Work required:
Exactly the lines from the one with "Ardium Sector keeps" to the end of the data below should be set down, and no others.

Record excerpts:
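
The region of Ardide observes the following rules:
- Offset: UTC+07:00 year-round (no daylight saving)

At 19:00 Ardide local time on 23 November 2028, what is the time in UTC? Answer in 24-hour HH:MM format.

Ardide stays on UTC+07:00 all year.
19:00 local − 7h = 12:00 UTC.

12:00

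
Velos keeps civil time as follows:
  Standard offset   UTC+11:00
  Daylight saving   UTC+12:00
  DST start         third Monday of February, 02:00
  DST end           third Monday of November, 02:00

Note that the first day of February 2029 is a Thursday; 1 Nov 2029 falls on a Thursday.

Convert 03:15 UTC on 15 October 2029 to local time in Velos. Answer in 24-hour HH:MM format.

15:15

1 February 2029 is a Thursday, so the first Monday is February 5 and the third is February 19.
1 November 2029 is a Thursday, so the first Monday is November 5 and the third is November 19.
At the standard offset (UTC+11:00), 03:15 UTC + 11h = 14:15 Velos standard time.
The standard-time date in Velos, 15 October 2029, falls between 19 February and 19 November, so daylight saving is in effect and Velos is at UTC+12:00.
03:15 UTC + 12h = 15:15 local.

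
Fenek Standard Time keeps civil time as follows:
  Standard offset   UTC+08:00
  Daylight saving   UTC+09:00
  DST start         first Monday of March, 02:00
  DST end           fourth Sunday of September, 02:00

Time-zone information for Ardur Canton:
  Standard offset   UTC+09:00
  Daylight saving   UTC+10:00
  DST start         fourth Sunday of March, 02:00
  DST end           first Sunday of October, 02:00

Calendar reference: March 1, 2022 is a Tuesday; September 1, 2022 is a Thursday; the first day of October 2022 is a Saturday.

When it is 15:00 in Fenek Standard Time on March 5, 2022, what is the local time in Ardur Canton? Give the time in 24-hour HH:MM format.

16:00

1 March 2022 is a Tuesday, so the first Monday is March 7.
1 September 2022 is a Thursday, so the first Sunday is September 4 and the fourth is September 25.
March 5, 2022 does not fall between 7 March and 25 September, so daylight saving is not in effect and Fenek Standard Time is at UTC+08:00.
15:00 Fenek Standard Time − 8h = 07:00 UTC.
1 March 2022 is a Tuesday, so the first Sunday is March 6 and the fourth is March 27.
1 October 2022 is a Saturday, so the first Sunday is October 2.
At the standard offset (UTC+09:00), 07:00 UTC + 9h = 16:00 Ardur Canton standard time.
Daylight saving runs 27 March – 2 October; the standard-time date in Ardur Canton, March 5, 2022, is outside that window, so Ardur Canton is on standard time at UTC+09:00.
07:00 UTC + 9h = 16:00 Ardur Canton.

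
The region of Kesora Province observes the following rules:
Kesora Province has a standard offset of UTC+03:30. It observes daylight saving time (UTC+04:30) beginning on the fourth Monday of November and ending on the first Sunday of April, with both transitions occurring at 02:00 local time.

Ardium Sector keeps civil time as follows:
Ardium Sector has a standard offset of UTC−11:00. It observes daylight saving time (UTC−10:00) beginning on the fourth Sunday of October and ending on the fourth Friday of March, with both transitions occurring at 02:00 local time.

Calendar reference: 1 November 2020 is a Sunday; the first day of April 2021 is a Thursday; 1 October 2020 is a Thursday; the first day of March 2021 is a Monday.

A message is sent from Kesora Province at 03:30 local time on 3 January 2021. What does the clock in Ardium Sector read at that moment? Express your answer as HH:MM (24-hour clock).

1 November 2020 is a Sunday, so the first Monday is November 2 and the fourth is November 23.
1 April 2021 is a Thursday, so the first Sunday is April 4.
Daylight saving runs 23 November 2020 – 4 April 2021; 3 January 2021 is inside that window, so Kesora Province is at UTC+04:30.
03:30 Kesora Province − 4h30m = 23:00 UTC (rolling into the previous day, 2 January 2021).
1 October 2020 is a Thursday, so the first Sunday is October 4 and the fourth is October 25.
1 March 2021 is a Monday, so the first Friday is March 5 and the fourth is March 26.
At the standard offset (UTC−11:00), 23:00 UTC − 11h = 12:00 Ardium Sector standard time.
The standard-time date in Ardium Sector, 2 January 2021, falls between 25 October 2020 and 26 March 2021, so daylight saving is in effect and Ardium Sector is at UTC−10:00.
23:00 UTC − 10h = 13:00 Ardium Sector.

13:00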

Response:
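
Ardium Sector keeps civil time as follows:
Ardium Sector has a standard offset of UTC−11:00. It observes daylight saving time (UTC−10:00) beginning on the fourth Sunday of October and ending on the fourth Friday of March, with both transitions occurring at 02:00 local time.

Calendar reference: 1 November 2020 is a Sunday; the first day of April 2021 is a Thursday; 1 October 2020 is a Thursday; the first day of March 2021 is a Monday.

A message is sent from Kesora Province at 03:30 local time on 3 January 2021. What does the clock in Ardium Sector read at that moment? Express your answer as HH:MM (24-hour clock).

1 November 2020 is a Sunday, so the first Monday is November 2 and the fourth is November 23.
1 April 2021 is a Thursday, so the first Sunday is April 4.
Daylight saving runs 23 November 2020 – 4 April 2021; 3 January 2021 is inside that window, so Kesora Province is at UTC+04:30.
03:30 Kesora Province − 4h30m = 23:00 UTC (rolling into the previous day, 2 January 2021).
1 October 2020 is a Thursday, so the first Sunday is October 4 and the fourth is October 25.
1 March 2021 is a Monday, so the first Friday is March 5 and the fourth is March 26.
At the standard offset (UTC−11:00), 23:00 UTC − 11h = 12:00 Ardium Sector standard time.
The standard-time date in Ardium Sector, 2 January 2021, falls between 25 October 2020 and 26 March 2021, so daylight saving is in effect and Ardium Sector is at UTC−10:00.
23:00 UTC − 10h = 13:00 Ardium Sector.

13:00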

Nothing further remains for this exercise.